## EXERCISE
Give every line of the material again, exactly as written.

## DATA FOR THIS TASK
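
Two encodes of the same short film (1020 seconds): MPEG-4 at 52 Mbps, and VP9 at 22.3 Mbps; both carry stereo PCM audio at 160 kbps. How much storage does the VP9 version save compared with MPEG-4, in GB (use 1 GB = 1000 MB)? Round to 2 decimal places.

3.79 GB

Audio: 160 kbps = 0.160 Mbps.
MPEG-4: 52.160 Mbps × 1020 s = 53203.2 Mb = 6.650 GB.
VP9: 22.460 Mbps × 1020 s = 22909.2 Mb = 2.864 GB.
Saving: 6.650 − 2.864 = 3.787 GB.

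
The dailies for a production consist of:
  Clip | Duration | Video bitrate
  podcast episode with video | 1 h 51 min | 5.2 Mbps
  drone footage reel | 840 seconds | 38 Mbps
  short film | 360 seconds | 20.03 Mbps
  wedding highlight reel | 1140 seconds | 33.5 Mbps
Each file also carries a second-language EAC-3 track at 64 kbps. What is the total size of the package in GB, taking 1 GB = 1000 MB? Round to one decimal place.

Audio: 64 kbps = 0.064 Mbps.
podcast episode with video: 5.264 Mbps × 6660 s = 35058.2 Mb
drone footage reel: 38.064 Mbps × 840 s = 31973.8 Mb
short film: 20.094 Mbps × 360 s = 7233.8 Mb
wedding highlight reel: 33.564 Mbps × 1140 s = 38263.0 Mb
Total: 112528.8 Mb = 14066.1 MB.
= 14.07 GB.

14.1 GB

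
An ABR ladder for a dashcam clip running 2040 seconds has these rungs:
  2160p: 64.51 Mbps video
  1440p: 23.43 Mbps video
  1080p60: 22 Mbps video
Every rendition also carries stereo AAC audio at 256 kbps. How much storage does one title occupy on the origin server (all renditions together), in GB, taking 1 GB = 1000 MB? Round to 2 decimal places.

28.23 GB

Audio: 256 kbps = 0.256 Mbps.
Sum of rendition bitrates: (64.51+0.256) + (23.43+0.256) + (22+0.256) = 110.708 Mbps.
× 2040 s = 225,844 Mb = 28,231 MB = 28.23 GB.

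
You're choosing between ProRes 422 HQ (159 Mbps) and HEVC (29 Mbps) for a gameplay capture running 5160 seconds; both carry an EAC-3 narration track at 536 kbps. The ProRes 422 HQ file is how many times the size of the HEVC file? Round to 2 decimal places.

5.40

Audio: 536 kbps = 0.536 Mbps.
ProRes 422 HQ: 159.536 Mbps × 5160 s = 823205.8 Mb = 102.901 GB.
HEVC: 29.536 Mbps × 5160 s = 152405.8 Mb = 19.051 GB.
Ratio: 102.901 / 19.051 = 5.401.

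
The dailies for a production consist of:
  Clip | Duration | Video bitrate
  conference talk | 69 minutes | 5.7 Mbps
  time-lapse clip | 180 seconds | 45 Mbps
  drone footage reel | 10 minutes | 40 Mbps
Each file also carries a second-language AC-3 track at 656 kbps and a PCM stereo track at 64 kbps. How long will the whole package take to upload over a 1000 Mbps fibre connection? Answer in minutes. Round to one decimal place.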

## RESPONSE TO THE EXERCISE
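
Two encodes of the same short film (1020 seconds): MPEG-4 at 52 Mbps, and VP9 at 22.3 Mbps; both carry stereo PCM audio at 160 kbps. How much storage does the VP9 version save compared with MPEG-4, in GB (use 1 GB = 1000 MB)? Round to 2 decimal places.

3.79 GB

Audio: 160 kbps = 0.160 Mbps.
MPEG-4: 52.160 Mbps × 1020 s = 53203.2 Mb = 6.650 GB.
VP9: 22.460 Mbps × 1020 s = 22909.2 Mb = 2.864 GB.
Saving: 6.650 − 2.864 = 3.787 GB.

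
The dailies for a production consist of:
  Clip | Duration | Video bitrate
  podcast episode with video | 1 h 51 min | 5.2 Mbps
  drone footage reel | 840 seconds | 38 Mbps
  short film | 360 seconds | 20.03 Mbps
  wedding highlight reel | 1140 seconds | 33.5 Mbps
Each file also carries a second-language EAC-3 track at 64 kbps. What is the total size of the package in GB, taking 1 GB = 1000 MB? Round to one decimal place.

Audio: 64 kbps = 0.064 Mbps.
podcast episode with video: 5.264 Mbps × 6660 s = 35058.2 Mb
drone footage reel: 38.064 Mbps × 840 s = 31973.8 Mb
short film: 20.094 Mbps × 360 s = 7233.8 Mb
wedding highlight reel: 33.564 Mbps × 1140 s = 38263.0 Mb
Total: 112528.8 Mb = 14066.1 MB.
= 14.07 GB.

14.1 GB

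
An ABR ladder for a dashcam clip running 2040 seconds has these rungs:
  2160p: 64.51 Mbps video
  1440p: 23.43 Mbps video
  1080p60: 22 Mbps video
Every rendition also carries stereo AAC audio at 256 kbps. How much storage does one title occupy on the origin server (all renditions together), in GB, taking 1 GB = 1000 MB? Round to 2 decimal places.

28.23 GB

Audio: 256 kbps = 0.256 Mbps.
Sum of rendition bitrates: (64.51+0.256) + (23.43+0.256) + (22+0.256) = 110.708 Mbps.
× 2040 s = 225,844 Mb = 28,231 MB = 28.23 GB.

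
You're choosing between ProRes 422 HQ (159 Mbps) and HEVC (29 Mbps) for a gameplay capture running 5160 seconds; both carry an EAC-3 narration track at 536 kbps. The ProRes 422 HQ file is how many times the size of the HEVC file? Round to 2 decimal places.

5.40

Audio: 536 kbps = 0.536 Mbps.
ProRes 422 HQ: 159.536 Mbps × 5160 s = 823205.8 Mb = 102.901 GB.
HEVC: 29.536 Mbps × 5160 s = 152405.8 Mb = 19.051 GB.
Ratio: 102.901 / 19.051 = 5.401.

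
The dailies for a production consist of:
  Clip | Duration | Video bitrate
  conference talk | 69 minutes | 5.7 Mbps
  time-lapse clip | 180 seconds | 45 Mbps
  drone footage reel | 10 minutes | 40 Mbps
Each file also carries a second-language AC-3 track at 656 kbps and a PCM stereo track at 64 kbps. How long will the whole package take to upload over a 1000 Mbps fibre connection? Answer in minutes. Round to one decimal place.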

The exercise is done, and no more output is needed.